*** Block opens ***

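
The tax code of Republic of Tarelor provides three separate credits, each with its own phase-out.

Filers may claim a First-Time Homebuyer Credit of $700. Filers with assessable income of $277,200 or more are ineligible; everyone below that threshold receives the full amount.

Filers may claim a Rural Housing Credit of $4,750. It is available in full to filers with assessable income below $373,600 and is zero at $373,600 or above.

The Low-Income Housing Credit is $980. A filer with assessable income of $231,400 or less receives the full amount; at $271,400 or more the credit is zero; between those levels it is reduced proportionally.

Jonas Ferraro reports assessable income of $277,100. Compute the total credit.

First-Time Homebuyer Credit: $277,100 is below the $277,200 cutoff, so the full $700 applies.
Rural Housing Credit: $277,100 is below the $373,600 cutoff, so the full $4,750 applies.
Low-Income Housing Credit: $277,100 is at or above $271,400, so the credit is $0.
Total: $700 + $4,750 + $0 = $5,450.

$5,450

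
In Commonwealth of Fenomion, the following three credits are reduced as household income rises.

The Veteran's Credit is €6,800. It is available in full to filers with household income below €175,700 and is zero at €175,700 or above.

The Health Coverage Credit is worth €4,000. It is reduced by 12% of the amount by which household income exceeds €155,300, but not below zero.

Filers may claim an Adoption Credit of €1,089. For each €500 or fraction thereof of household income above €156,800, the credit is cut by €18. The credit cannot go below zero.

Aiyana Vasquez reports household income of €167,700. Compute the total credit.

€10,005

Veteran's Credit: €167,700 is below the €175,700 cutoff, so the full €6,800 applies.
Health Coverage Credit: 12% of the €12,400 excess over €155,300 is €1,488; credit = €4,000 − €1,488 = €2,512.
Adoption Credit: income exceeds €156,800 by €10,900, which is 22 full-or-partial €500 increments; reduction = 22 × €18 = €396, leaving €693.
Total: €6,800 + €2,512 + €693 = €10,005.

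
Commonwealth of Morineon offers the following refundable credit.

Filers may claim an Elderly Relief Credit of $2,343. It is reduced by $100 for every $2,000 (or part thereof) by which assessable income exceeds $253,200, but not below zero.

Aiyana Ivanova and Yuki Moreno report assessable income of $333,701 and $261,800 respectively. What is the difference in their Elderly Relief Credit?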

*** Block closes ***
*** Block opens ***

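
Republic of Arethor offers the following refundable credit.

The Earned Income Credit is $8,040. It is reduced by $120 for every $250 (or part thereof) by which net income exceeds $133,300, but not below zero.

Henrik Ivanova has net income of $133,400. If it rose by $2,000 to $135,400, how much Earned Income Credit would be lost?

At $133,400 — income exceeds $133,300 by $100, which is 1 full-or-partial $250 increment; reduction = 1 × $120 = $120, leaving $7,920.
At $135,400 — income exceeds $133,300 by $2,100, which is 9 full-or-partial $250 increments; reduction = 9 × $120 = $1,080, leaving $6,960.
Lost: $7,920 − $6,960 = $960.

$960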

*** Block closes ***

All lines above from the one containing "Filers may claim an Elderly" to the one containing "Aiyana Ivanova and" must be repeated exactly, both lines included, and no others.

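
Filers may claim an Elderly Relief Credit of $2,343. It is reduced by $100 for every $2,000 (or part thereof) by which assessable income exceeds $253,200, but not below zero.

Aiyana Ivanova and Yuki Moreno report assessable income of $333,701 and $261,800 respectively. What is the difference in their Elderly Relief Credit?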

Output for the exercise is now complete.